%%
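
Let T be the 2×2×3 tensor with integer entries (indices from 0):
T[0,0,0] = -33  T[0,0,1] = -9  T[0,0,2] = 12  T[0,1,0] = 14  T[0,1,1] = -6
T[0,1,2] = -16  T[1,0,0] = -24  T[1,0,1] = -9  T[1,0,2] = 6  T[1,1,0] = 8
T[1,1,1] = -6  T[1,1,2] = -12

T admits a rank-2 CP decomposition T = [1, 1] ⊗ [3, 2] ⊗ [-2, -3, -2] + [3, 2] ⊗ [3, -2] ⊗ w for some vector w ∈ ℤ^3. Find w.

Subtract the known terms from T to get the rank-1 residual R = [3, 2] ⊗ [3, -2] ⊗ w, so R[i,j,k] = a[i]·b[j]·w[k]. Pick indices with nonzero a[0]·b[0] = (3)·(3) = 9. Only the fibre through (0,0,·) is needed: R[0,0,:] = T[0,0,:] − Σₗ aₗ[0]bₗ[0]cₗ = [-33, -9, 12] − (1)·(3)·[-2, -3, -2] = [-27, 0, 18]. Then w[k] = R[0,0,k] / 9 for each k, giving w = [-27, 0, 18] / 9 = [-3, 0, 2].

w = [-3, 0, 2]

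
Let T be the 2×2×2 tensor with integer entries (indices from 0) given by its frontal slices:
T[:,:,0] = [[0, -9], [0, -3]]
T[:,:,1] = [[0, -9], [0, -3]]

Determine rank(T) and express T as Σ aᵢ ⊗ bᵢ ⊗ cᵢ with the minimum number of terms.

rank(T) = 1

Lower bound: T ≠ 0 (e.g. T[0,1,0] = -9), so rank(T) ≥ 1.
Upper bound: if T = a ⊗ b ⊗ c then every fibre of T is a multiple of the corresponding factor, so read the factors off the fibres through the nonzero entry T[0,1,0] = -9.
The mode-1 fibre T[:,1,0] = [-9, -3] gives a = (3, 1) (primitive direction); the mode-2 fibre T[0,:,0] = [0, -9] gives b = (0, 1); then c[k] = T[0,1,k] / (a[0]·b[1]) = [-9, -9] / 3 = (-3, -3).
Expanding (3, 1) ⊗ (0, 1) ⊗ (-3, -3) reproduces all 8 entries of T, so T = (3, 1) ⊗ (0, 1) ⊗ (-3, -3) and rank(T) ≤ 1.
These bounds meet, so rank(T) = 1.
Check entry T[1,0,1] = 0: (1)·(0)·(-3) = 0.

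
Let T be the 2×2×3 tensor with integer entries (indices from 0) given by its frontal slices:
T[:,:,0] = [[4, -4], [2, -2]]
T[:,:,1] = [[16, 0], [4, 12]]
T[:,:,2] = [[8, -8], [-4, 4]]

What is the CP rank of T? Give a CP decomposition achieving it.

Lower bound: the mode-3 unfolding of T (rows indexed by k, columns by (i,j) = (0,0), (0,1), (1,0), (1,1)) is [[4, -4, 2, -2], [16, 0, 4, 12], [8, -8, -4, 4]].
There the 3×3 minor on rows k ∈ {0, 1, 2}, columns (i,j) ∈ {(0,0), (0,1), (1,0)} is det [[4, -4, 2], [16, 0, 4], [8, -8, -4]] = -512 ≠ 0, so this unfolding has rank ≥ 3; CP rank is at least every unfolding rank, so rank(T) ≥ 3. (This is only a lower bound: in general the CP rank may exceed every unfolding rank, so we still need to exhibit 3 rank-1 terms summing to T.)
Upper bound: T is a sum of 3 rank-1 terms, T = [0, 1] ∘ [1, -1] ∘ [4, 0, 0] + [1, 1] ∘ [1, 1] ∘ [0, 8, 0] + [2, -1] ∘ [1, -1] ∘ [2, 4, 4] (one valid choice — decompositions are not unique — normalised so each a, b is primitive with positive first nonzero entry; check it by expanding all entries), so rank(T) ≤ 3.
These bounds meet, so rank(T) = 3.
Check entry T[0,0,2] = 8: (0)·(1)·(0) + (1)·(1)·(0) + (2)·(1)·(4) = 8.

rank(T) = 3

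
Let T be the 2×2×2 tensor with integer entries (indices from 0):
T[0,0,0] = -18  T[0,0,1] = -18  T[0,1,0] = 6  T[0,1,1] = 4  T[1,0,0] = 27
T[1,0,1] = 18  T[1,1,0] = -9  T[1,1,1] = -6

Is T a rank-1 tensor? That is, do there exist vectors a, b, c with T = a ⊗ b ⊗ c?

The mode-2 unfolding of T (rows indexed by j, columns by (i,k) = (0,0), (0,1), (1,0), (1,1)) is [[-18, -18, 27, 18], [6, 4, -9, -6]].
There the 2×2 minor on rows j ∈ {0, 1}, columns (i,k) ∈ {(0,0), (0,1)} is det [[-18, -18], [6, 4]] = 36 ≠ 0, so this unfolding has rank ≥ 2; CP rank is at least every unfolding rank, so rank(T) ≥ 2.
In particular rank(T) ≥ 2 > 1, so T is not rank-1.

No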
%%
**ASSIGNED TASK**
Quote the data in full, keeping each word unchanged.

**ANSWER SECTION**
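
Let T be the 2×2×3 tensor with integer entries (indices from 0):
T[0,0,0] = -33  T[0,0,1] = -9  T[0,0,2] = 12  T[0,1,0] = 14  T[0,1,1] = -6
T[0,1,2] = -16  T[1,0,0] = -24  T[1,0,1] = -9  T[1,0,2] = 6  T[1,1,0] = 8
T[1,1,1] = -6  T[1,1,2] = -12

T admits a rank-2 CP decomposition T = [1, 1] ⊗ [3, 2] ⊗ [-2, -3, -2] + [3, 2] ⊗ [3, -2] ⊗ w for some vector w ∈ ℤ^3. Find w.

Subtract the known terms from T to get the rank-1 residual R = [3, 2] ⊗ [3, -2] ⊗ w, so R[i,j,k] = a[i]·b[j]·w[k]. Pick indices with nonzero a[0]·b[0] = (3)·(3) = 9. Only the fibre through (0,0,·) is needed: R[0,0,:] = T[0,0,:] − Σₗ aₗ[0]bₗ[0]cₗ = [-33, -9, 12] − (1)·(3)·[-2, -3, -2] = [-27, 0, 18]. Then w[k] = R[0,0,k] / 9 for each k, giving w = [-27, 0, 18] / 9 = [-3, 0, 2].

w = [-3, 0, 2]

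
Let T be the 2×2×2 tensor with integer entries (indices from 0) given by its frontal slices:
T[:,:,0] = [[0, -9], [0, -3]]
T[:,:,1] = [[0, -9], [0, -3]]

Determine rank(T) and express T as Σ aᵢ ⊗ bᵢ ⊗ cᵢ with the minimum number of terms.

rank(T) = 1

Lower bound: T ≠ 0 (e.g. T[0,1,0] = -9), so rank(T) ≥ 1.
Upper bound: if T = a ⊗ b ⊗ c then every fibre of T is a multiple of the corresponding factor, so read the factors off the fibres through the nonzero entry T[0,1,0] = -9.
The mode-1 fibre T[:,1,0] = [-9, -3] gives a = (3, 1) (primitive direction); the mode-2 fibre T[0,:,0] = [0, -9] gives b = (0, 1); then c[k] = T[0,1,k] / (a[0]·b[1]) = [-9, -9] / 3 = (-3, -3).
Expanding (3, 1) ⊗ (0, 1) ⊗ (-3, -3) reproduces all 8 entries of T, so T = (3, 1) ⊗ (0, 1) ⊗ (-3, -3) and rank(T) ≤ 1.
These bounds meet, so rank(T) = 1.
Check entry T[1,0,1] = 0: (1)·(0)·(-3) = 0.

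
Let T be the 2×2×3 tensor with integer entries (indices from 0) given by its frontal slices:
T[:,:,0] = [[4, -4], [2, -2]]
T[:,:,1] = [[16, 0], [4, 12]]
T[:,:,2] = [[8, -8], [-4, 4]]

What is the CP rank of T? Give a CP decomposition achieving it.

Lower bound: the mode-3 unfolding of T (rows indexed by k, columns by (i,j) = (0,0), (0,1), (1,0), (1,1)) is [[4, -4, 2, -2], [16, 0, 4, 12], [8, -8, -4, 4]].
There the 3×3 minor on rows k ∈ {0, 1, 2}, columns (i,j) ∈ {(0,0), (0,1), (1,0)} is det [[4, -4, 2], [16, 0, 4], [8, -8, -4]] = -512 ≠ 0, so this unfolding has rank ≥ 3; CP rank is at least every unfolding rank, so rank(T) ≥ 3. (This is only a lower bound: in general the CP rank may exceed every unfolding rank, so we still need to exhibit 3 rank-1 terms summing to T.)
Upper bound: T is a sum of 3 rank-1 terms, T = [0, 1] ∘ [1, -1] ∘ [4, 0, 0] + [1, 1] ∘ [1, 1] ∘ [0, 8, 0] + [2, -1] ∘ [1, -1] ∘ [2, 4, 4] (one valid choice — decompositions are not unique — normalised so each a, b is primitive with positive first nonzero entry; check it by expanding all entries), so rank(T) ≤ 3.
These bounds meet, so rank(T) = 3.
Check entry T[0,0,2] = 8: (0)·(1)·(0) + (1)·(1)·(0) + (2)·(1)·(4) = 8.

rank(T) = 3

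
Let T be the 2×2×2 tensor with integer entries (indices from 0):
T[0,0,0] = -18  T[0,0,1] = -18  T[0,1,0] = 6  T[0,1,1] = 4  T[1,0,0] = 27
T[1,0,1] = 18  T[1,1,0] = -9  T[1,1,1] = -6

Is T a rank-1 tensor? That is, do there exist vectors a, b, c with T = a ⊗ b ⊗ c?

The mode-2 unfolding of T (rows indexed by j, columns by (i,k) = (0,0), (0,1), (1,0), (1,1)) is [[-18, -18, 27, 18], [6, 4, -9, -6]].
There the 2×2 minor on rows j ∈ {0, 1}, columns (i,k) ∈ {(0,0), (0,1)} is det [[-18, -18], [6, 4]] = 36 ≠ 0, so this unfolding has rank ≥ 2; CP rank is at least every unfolding rank, so rank(T) ≥ 2.
In particular rank(T) ≥ 2 > 1, so T is not rank-1.

No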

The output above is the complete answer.